▶ **TASK REQUIREMENTS**: For the records below, tally every line that has the word "reduction" and reply with the number alone.
---*---
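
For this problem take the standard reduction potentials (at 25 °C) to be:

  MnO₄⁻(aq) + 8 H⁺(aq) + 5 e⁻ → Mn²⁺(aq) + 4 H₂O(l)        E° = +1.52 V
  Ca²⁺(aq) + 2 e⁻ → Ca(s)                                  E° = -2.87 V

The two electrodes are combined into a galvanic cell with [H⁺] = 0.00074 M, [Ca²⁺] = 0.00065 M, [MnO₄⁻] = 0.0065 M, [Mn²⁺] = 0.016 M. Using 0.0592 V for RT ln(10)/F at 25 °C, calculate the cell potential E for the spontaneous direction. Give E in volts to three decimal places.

+4.183 V

MnO₄⁻/Mn²⁺ is the cathode (higher E°), Ca²⁺/Ca the anode: E°cell = +1.52 − (-2.87) = +4.39 V, n = 10.
Overall: 2 MnO₄⁻(aq) + 16 H⁺(aq) + 5 Ca(s) → 2 Mn²⁺(aq) + 8 H₂O(l) + 5 Ca²⁺(aq)
Q = [Mn²⁺]^2·[Ca²⁺]^5 / ([MnO₄⁻]^2·[H⁺]^16); log Q = 34.939.
E = E° − (0.0592/n) log Q = +4.39 − (0.0592/10)(34.939) = +4.183 V.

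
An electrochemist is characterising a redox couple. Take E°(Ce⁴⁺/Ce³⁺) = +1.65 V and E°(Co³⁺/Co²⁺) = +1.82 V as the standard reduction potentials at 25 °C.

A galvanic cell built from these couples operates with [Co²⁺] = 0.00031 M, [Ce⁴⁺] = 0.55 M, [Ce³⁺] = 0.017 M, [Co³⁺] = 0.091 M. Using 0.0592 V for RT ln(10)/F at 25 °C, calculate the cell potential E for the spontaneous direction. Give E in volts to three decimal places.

Co³⁺/Co²⁺ is the cathode (higher E°), Ce⁴⁺/Ce³⁺ the anode: E°cell = +1.82 − (+1.65) = +0.17 V, n = 1.
Overall: Co³⁺(aq) + Ce³⁺(aq) → Co²⁺(aq) + Ce⁴⁺(aq)
Q = [Co²⁺]·[Ce⁴⁺] / ([Co³⁺]·[Ce³⁺]); log Q = -0.958.
E = E° − (0.0592/n) log Q = +0.17 − (0.0592/1)(-0.958) = +0.227 V.

+0.227 V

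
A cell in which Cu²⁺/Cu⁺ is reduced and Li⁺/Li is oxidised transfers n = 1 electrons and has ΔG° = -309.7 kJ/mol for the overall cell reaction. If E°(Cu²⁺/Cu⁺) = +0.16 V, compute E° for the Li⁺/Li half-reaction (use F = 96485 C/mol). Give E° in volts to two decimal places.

-3.05 V

E°cell = −ΔG°/(nF) = −(-309.7×10³)/((1)(96485)) = +3.210 V.
Since Cu²⁺/Cu⁺ is the cathode and Li⁺/Li the anode, E°cell = E°(Cu²⁺/Cu⁺) − E°(Li⁺/Li).
So E°(Li⁺/Li) = E°(Cu²⁺/Cu⁺) − E°cell = (+0.16) − (+3.210) = -3.05 V.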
---*---
▶ **TASK RESPONSE**: 2